# EXERCISE DIRECTIONS
Find the line containing "Answer: -830615840/17993633 ≈ -46.162" in the listing below. Repeat it exactly, along with each following line up to and including the one containing "Answer: -19104 + 96*√2 ≈ -18968.".

MATERIAL FOR THIS EXERCISE START

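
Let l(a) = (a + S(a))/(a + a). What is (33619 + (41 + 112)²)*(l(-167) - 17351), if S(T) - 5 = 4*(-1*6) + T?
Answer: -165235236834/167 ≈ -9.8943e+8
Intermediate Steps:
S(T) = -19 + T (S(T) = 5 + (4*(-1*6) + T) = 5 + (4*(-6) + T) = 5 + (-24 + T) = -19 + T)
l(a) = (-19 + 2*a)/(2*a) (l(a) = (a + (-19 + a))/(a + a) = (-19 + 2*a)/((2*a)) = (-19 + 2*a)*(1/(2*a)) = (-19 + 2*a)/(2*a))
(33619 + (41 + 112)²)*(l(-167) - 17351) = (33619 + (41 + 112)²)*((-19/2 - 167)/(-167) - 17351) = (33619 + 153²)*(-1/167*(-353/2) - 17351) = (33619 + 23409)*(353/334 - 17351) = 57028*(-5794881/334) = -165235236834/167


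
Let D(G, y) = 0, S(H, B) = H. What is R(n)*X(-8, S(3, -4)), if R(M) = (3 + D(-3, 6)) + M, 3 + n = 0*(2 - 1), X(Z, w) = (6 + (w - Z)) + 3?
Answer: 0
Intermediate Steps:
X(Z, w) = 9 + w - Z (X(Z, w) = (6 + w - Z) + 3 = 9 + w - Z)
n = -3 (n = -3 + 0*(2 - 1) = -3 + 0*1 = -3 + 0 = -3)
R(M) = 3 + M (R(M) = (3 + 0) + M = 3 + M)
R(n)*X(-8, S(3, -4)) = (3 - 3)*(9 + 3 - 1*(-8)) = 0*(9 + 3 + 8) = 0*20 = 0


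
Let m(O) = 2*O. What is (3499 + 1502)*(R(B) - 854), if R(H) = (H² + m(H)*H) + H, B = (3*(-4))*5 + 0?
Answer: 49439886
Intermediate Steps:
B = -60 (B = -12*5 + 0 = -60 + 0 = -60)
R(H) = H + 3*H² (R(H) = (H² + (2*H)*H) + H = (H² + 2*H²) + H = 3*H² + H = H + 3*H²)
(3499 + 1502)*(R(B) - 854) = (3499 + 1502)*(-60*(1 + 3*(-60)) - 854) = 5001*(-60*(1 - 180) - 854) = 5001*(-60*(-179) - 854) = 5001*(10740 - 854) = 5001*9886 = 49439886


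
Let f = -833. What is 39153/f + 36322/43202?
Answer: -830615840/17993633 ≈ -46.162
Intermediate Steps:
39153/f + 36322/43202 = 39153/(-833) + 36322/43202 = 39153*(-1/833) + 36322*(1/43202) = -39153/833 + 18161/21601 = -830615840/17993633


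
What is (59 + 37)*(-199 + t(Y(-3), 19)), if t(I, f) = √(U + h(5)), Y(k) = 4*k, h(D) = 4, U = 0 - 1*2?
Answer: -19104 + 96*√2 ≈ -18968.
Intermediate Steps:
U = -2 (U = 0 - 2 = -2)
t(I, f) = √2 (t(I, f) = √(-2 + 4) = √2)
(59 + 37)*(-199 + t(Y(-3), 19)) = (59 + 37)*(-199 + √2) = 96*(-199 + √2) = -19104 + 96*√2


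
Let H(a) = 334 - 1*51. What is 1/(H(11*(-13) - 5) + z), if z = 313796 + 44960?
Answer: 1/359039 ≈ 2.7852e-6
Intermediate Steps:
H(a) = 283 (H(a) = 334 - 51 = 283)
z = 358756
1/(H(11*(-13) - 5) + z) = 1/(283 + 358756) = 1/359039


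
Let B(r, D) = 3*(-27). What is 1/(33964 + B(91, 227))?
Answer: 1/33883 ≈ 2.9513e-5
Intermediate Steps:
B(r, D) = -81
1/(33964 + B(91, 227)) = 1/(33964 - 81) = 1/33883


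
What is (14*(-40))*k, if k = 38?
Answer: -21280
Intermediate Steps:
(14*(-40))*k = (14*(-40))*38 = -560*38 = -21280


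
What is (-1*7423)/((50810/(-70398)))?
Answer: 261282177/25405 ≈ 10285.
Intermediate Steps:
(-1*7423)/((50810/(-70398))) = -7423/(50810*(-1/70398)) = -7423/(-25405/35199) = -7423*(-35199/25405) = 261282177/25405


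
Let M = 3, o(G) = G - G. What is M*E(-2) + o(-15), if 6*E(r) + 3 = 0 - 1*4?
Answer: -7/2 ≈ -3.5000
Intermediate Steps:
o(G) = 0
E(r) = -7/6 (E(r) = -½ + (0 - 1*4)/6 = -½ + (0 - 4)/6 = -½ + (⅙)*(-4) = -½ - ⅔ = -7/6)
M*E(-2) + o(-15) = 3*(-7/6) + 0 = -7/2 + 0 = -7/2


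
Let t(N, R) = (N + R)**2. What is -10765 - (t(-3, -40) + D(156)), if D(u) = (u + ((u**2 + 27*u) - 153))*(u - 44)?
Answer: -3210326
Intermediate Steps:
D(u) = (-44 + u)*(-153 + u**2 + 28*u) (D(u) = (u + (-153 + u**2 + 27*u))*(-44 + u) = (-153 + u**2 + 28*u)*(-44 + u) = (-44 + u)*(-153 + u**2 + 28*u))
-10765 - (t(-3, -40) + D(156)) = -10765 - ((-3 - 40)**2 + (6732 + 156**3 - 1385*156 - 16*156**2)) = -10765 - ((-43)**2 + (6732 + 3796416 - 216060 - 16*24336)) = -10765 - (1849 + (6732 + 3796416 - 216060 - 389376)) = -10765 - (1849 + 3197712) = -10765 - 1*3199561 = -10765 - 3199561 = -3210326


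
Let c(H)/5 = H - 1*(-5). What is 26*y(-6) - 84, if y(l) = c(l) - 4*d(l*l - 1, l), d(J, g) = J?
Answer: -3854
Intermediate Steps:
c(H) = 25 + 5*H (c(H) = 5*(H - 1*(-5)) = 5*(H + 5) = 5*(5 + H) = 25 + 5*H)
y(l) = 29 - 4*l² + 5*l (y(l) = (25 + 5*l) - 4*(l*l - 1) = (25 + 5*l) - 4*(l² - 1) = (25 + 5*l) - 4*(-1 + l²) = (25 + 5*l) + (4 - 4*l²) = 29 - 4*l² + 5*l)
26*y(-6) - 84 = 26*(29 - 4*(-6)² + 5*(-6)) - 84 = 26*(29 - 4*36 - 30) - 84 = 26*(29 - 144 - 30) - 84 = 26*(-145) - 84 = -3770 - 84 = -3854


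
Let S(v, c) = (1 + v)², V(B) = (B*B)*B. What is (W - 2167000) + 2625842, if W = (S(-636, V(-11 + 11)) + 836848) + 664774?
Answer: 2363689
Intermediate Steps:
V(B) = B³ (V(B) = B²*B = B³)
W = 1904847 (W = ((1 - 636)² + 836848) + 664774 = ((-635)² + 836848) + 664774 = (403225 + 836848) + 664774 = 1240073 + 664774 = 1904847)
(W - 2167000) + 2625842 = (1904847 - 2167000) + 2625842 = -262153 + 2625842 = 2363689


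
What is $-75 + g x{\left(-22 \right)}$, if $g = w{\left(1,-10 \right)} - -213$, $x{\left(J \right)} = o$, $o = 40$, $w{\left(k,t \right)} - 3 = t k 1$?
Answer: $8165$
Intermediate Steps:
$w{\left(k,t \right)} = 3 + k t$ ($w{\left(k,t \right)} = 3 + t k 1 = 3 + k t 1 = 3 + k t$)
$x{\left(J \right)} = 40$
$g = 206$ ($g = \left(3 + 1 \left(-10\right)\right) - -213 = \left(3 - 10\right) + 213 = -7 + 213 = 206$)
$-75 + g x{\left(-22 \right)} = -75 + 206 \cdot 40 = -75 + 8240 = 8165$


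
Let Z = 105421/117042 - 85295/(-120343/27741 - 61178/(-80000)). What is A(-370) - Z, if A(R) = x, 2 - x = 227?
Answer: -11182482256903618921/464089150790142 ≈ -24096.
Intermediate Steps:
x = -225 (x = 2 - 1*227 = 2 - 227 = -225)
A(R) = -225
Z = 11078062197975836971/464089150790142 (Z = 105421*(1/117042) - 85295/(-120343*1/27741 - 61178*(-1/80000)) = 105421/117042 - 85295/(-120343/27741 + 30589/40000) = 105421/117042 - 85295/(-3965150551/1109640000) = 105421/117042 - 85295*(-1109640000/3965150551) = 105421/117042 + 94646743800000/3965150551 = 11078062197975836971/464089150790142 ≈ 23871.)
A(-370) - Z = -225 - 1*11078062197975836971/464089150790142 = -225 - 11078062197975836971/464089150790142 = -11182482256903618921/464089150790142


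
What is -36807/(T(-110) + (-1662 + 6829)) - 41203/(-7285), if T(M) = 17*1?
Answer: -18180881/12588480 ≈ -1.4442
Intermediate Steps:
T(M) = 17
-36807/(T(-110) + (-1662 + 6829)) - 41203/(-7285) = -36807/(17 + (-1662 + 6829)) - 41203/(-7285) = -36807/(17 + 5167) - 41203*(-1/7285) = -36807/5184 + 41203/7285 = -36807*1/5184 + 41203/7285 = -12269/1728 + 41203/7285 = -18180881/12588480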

MATERIAL FOR THIS EXERCISE END

# SOLUTION FOR THIS EXERCISE
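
Answer: -830615840/17993633 ≈ -46.162
Intermediate Steps:
39153/f + 36322/43202 = 39153/(-833) + 36322/43202 = 39153*(-1/833) + 36322*(1/43202) = -39153/833 + 18161/21601 = -830615840/17993633


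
What is (59 + 37)*(-199 + t(Y(-3), 19)), if t(I, f) = √(U + h(5)), Y(k) = 4*k, h(D) = 4, U = 0 - 1*2?
Answer: -19104 + 96*√2 ≈ -18968.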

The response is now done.